### ABOUT THIS EXERCISE
Write each entry out again exactly, with nothing omitted.
******
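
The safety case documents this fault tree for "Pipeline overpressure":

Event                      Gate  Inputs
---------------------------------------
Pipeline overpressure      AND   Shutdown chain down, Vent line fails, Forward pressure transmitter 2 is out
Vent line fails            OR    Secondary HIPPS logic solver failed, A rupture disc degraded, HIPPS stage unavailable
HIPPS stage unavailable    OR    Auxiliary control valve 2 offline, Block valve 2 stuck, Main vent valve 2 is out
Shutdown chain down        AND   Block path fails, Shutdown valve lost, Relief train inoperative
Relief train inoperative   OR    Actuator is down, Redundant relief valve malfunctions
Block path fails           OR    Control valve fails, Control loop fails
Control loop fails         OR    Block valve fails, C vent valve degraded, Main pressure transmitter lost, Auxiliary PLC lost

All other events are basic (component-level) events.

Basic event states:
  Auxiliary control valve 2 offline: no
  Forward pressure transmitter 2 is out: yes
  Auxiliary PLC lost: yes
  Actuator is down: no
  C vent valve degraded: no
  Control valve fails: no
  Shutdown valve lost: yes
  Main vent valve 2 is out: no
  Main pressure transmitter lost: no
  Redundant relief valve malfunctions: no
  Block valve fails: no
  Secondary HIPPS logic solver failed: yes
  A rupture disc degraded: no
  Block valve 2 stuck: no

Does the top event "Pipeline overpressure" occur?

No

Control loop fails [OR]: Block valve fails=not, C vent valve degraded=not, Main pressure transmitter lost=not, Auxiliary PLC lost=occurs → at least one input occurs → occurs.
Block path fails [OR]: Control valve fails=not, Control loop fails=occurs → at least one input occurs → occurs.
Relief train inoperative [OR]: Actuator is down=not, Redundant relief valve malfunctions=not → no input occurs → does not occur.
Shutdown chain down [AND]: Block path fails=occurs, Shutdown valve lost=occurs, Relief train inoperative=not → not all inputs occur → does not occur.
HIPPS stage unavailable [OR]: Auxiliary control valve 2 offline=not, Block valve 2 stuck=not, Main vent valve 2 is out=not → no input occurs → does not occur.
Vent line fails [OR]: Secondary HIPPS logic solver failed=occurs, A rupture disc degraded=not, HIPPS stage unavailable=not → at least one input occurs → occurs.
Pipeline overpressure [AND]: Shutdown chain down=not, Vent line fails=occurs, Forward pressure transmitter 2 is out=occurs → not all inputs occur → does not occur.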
******
### EXERCISE RESPONSE
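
The safety case documents this fault tree for "Pipeline overpressure":

Event                      Gate  Inputs
---------------------------------------
Pipeline overpressure      AND   Shutdown chain down, Vent line fails, Forward pressure transmitter 2 is out
Vent line fails            OR    Secondary HIPPS logic solver failed, A rupture disc degraded, HIPPS stage unavailable
HIPPS stage unavailable    OR    Auxiliary control valve 2 offline, Block valve 2 stuck, Main vent valve 2 is out
Shutdown chain down        AND   Block path fails, Shutdown valve lost, Relief train inoperative
Relief train inoperative   OR    Actuator is down, Redundant relief valve malfunctions
Block path fails           OR    Control valve fails, Control loop fails
Control loop fails         OR    Block valve fails, C vent valve degraded, Main pressure transmitter lost, Auxiliary PLC lost

All other events are basic (component-level) events.

Basic event states:
  Auxiliary control valve 2 offline: no
  Forward pressure transmitter 2 is out: yes
  Auxiliary PLC lost: yes
  Actuator is down: no
  C vent valve degraded: no
  Control valve fails: no
  Shutdown valve lost: yes
  Main vent valve 2 is out: no
  Main pressure transmitter lost: no
  Redundant relief valve malfunctions: no
  Block valve fails: no
  Secondary HIPPS logic solver failed: yes
  A rupture disc degraded: no
  Block valve 2 stuck: no

Does the top event "Pipeline overpressure" occur?

No

Control loop fails [OR]: Block valve fails=not, C vent valve degraded=not, Main pressure transmitter lost=not, Auxiliary PLC lost=occurs → at least one input occurs → occurs.
Block path fails [OR]: Control valve fails=not, Control loop fails=occurs → at least one input occurs → occurs.
Relief train inoperative [OR]: Actuator is down=not, Redundant relief valve malfunctions=not → no input occurs → does not occur.
Shutdown chain down [AND]: Block path fails=occurs, Shutdown valve lost=occurs, Relief train inoperative=not → not all inputs occur → does not occur.
HIPPS stage unavailable [OR]: Auxiliary control valve 2 offline=not, Block valve 2 stuck=not, Main vent valve 2 is out=not → no input occurs → does not occur.
Vent line fails [OR]: Secondary HIPPS logic solver failed=occurs, A rupture disc degraded=not, HIPPS stage unavailable=not → at least one input occurs → occurs.
Pipeline overpressure [AND]: Shutdown chain down=not, Vent line fails=occurs, Forward pressure transmitter 2 is out=occurs → not all inputs occur → does not occur.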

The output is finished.